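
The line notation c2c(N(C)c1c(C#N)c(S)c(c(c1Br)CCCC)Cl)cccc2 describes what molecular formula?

C18H18BrClN2S

Heavy atoms from the SMILES: 1 Br, 18 C, 1 Cl, 2 N, 1 S.
Implicit hydrogens by atom environment:
  7 × C (aromatic): no H
  5 × C (aromatic): 1 H each → 5
  3 × C: 2 H each → 6
  2 × C: 3 H each → 6
  2 × N: no H
  1 × Br: no H
  1 × C: no H
  1 × Cl: no H
  1 × S: 1 H
  Total hydrogens = 18.
Molecular formula: C18H18BrClN2S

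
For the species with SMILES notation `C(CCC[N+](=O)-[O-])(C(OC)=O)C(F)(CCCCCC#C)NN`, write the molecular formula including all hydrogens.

Heavy atoms from the SMILES: 14 C, 1 F, 3 N, 4 O.
Implicit hydrogens by atom environment:
  8 × C: 2 H each → 16
  3 × C: no H
  3 × O: no H
  2 × C: 1 H each → 2
  1 × C: 3 H
  1 × F: no H
  1 × N: 2 H
  1 × N: 1 H
  1 × N (charge +1): no H
  1 × O (charge -1): no H
  Total hydrogens = 24.
Molecular formula: C14H24FN3O4

C14H24FN3O4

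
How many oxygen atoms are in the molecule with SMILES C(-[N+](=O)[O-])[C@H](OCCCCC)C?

The symbol for oxygen appears 3 times in the SMILES.

3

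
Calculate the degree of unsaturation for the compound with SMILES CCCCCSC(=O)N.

Molecular formula from the SMILES: C6H13NOS.
DoU = (2C + 2 + N − H − X)/2 = (2·6 + 2 + 1 − 13 − 0)/2 = 2/2 = 1.
(Structurally: 0 ring(s) + 1 π bond(s) = 1.)

1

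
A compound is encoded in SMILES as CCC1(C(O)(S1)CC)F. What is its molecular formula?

Heavy atoms from the SMILES: 6 C, 1 F, 1 O, 1 S.
Implicit hydrogens by atom environment:
  2 × C: 3 H each → 6
  2 × C: 2 H each → 4
  2 × C: no H
  1 × F: no H
  1 × O: 1 H
  1 × S: no H
  Total hydrogens = 11.
Molecular formula: C6H11FOS

C6H11FOS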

EXERCISE GOAL =>
The entries above are to be restated word for word.

RESULT =>
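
The line notation c2c(N(C)c1c(C#N)c(S)c(c(c1Br)CCCC)Cl)cccc2 describes what molecular formula?

C18H18BrClN2S

Heavy atoms from the SMILES: 1 Br, 18 C, 1 Cl, 2 N, 1 S.
Implicit hydrogens by atom environment:
  7 × C (aromatic): no H
  5 × C (aromatic): 1 H each → 5
  3 × C: 2 H each → 6
  2 × C: 3 H each → 6
  2 × N: no H
  1 × Br: no H
  1 × C: no H
  1 × Cl: no H
  1 × S: 1 H
  Total hydrogens = 18.
Molecular formula: C18H18BrClN2S

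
For the species with SMILES notation `C(CCC[N+](=O)-[O-])(C(OC)=O)C(F)(CCCCCC#C)NN`, write the molecular formula including all hydrogens.

Heavy atoms from the SMILES: 14 C, 1 F, 3 N, 4 O.
Implicit hydrogens by atom environment:
  8 × C: 2 H each → 16
  3 × C: no H
  3 × O: no H
  2 × C: 1 H each → 2
  1 × C: 3 H
  1 × F: no H
  1 × N: 2 H
  1 × N: 1 H
  1 × N (charge +1): no H
  1 × O (charge -1): no H
  Total hydrogens = 24.
Molecular formula: C14H24FN3O4

C14H24FN3O4

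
How many oxygen atoms are in the molecule with SMILES C(-[N+](=O)[O-])[C@H](OCCCCC)C?

The symbol for oxygen appears 3 times in the SMILES.

3

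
Calculate the degree of unsaturation for the compound with SMILES CCCCCSC(=O)N.

Molecular formula from the SMILES: C6H13NOS.
DoU = (2C + 2 + N − H − X)/2 = (2·6 + 2 + 1 − 13 − 0)/2 = 2/2 = 1.
(Structurally: 0 ring(s) + 1 π bond(s) = 1.)

1

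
A compound is encoded in SMILES as CCC1(C(O)(S1)CC)F. What is its molecular formula?

Heavy atoms from the SMILES: 6 C, 1 F, 1 O, 1 S.
Implicit hydrogens by atom environment:
  2 × C: 3 H each → 6
  2 × C: 2 H each → 4
  2 × C: no H
  1 × F: no H
  1 × O: 1 H
  1 × S: no H
  Total hydrogens = 11.
Molecular formula: C6H11FOS

C6H11FOS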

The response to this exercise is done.